## WORK ORDER
Take the lines below beginning at the line that has "add_point(-4.306, -1.035, 5.455)" and stopping after the line that has "add_point(3.451, -9.052, 2.369)", and print them exactly as they are, with no other lines.

#### RECORDS FOR PROCESSING ####

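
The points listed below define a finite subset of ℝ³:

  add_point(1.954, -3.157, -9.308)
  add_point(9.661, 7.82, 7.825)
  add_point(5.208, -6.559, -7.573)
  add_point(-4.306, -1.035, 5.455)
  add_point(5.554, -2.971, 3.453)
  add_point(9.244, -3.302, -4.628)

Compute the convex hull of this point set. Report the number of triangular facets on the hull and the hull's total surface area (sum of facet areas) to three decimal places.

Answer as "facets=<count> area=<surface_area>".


facets=8 area=455.721

Points on the hull: [0, 1, 2, 3, 4, 5] (6 of 6).

Facet areas (half cross-product norm):
  f1: (p0, p1, p3) → 134.0629
  f2: (p0, p2, p3) → 40.5651
  f3: (p4, p1, p3) → 63.0148
  f4: (p4, p2, p3) → 58.0309
  f5: (p5, p4, p1) → 53.5774
  f6: (p5, p4, p2) → 26.0355
  f7: (p5, p0, p1) → 65.9074
  f8: (p5, p0, p2) → 14.5266
Σ area = 455.721

Check V−E+F: 6 − 12 + 8 = 2.


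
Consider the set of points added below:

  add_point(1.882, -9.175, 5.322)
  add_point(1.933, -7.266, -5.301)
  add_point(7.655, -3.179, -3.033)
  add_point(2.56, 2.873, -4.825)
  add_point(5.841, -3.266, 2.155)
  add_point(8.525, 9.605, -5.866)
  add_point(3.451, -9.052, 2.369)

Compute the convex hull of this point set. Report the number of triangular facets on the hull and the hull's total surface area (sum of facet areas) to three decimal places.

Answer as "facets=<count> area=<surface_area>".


facets=10 area=297.876

Extreme-point indices: [0, 1, 2, 3, 4, 5, 6] — 7 of 7 on the boundary.

Per-facet area ½‖(b−a)×(c−a)‖:
  f1: (p2, p1, p5) → 41.2921
  f2: (p3, p5, p0) → 52.9579
  f3: (p3, p1, p0) → 54.4115
  f4: (p3, p1, p5) → 29.0107
  f5: (p4, p5, p0) → 21.3106
  f6: (p4, p2, p5) → 35.0030
  f7: (p6, p1, p0) → 8.6674
  f8: (p6, p2, p1) → 28.1004
  f9: (p6, p4, p0) → 10.1659
  f10: (p6, p4, p2) → 16.9562
Σ area = 297.876

Check V−E+F: 7 − 15 + 10 = 2.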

####

## TASK RESULT
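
  add_point(-4.306, -1.035, 5.455)
  add_point(5.554, -2.971, 3.453)
  add_point(9.244, -3.302, -4.628)

Compute the convex hull of this point set. Report the number of triangular facets on the hull and the hull's total surface area (sum of facet areas) to three decimal places.

Answer as "facets=<count> area=<surface_area>".


facets=8 area=455.721

Points on the hull: [0, 1, 2, 3, 4, 5] (6 of 6).

Facet areas (half cross-product norm):
  f1: (p0, p1, p3) → 134.0629
  f2: (p0, p2, p3) → 40.5651
  f3: (p4, p1, p3) → 63.0148
  f4: (p4, p2, p3) → 58.0309
  f5: (p5, p4, p1) → 53.5774
  f6: (p5, p4, p2) → 26.0355
  f7: (p5, p0, p1) → 65.9074
  f8: (p5, p0, p2) → 14.5266
Σ area = 455.721

Check V−E+F: 6 − 12 + 8 = 2.


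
Consider the set of points added below:

  add_point(1.882, -9.175, 5.322)
  add_point(1.933, -7.266, -5.301)
  add_point(7.655, -3.179, -3.033)
  add_point(2.56, 2.873, -4.825)
  add_point(5.841, -3.266, 2.155)
  add_point(8.525, 9.605, -5.866)
  add_point(3.451, -9.052, 2.369)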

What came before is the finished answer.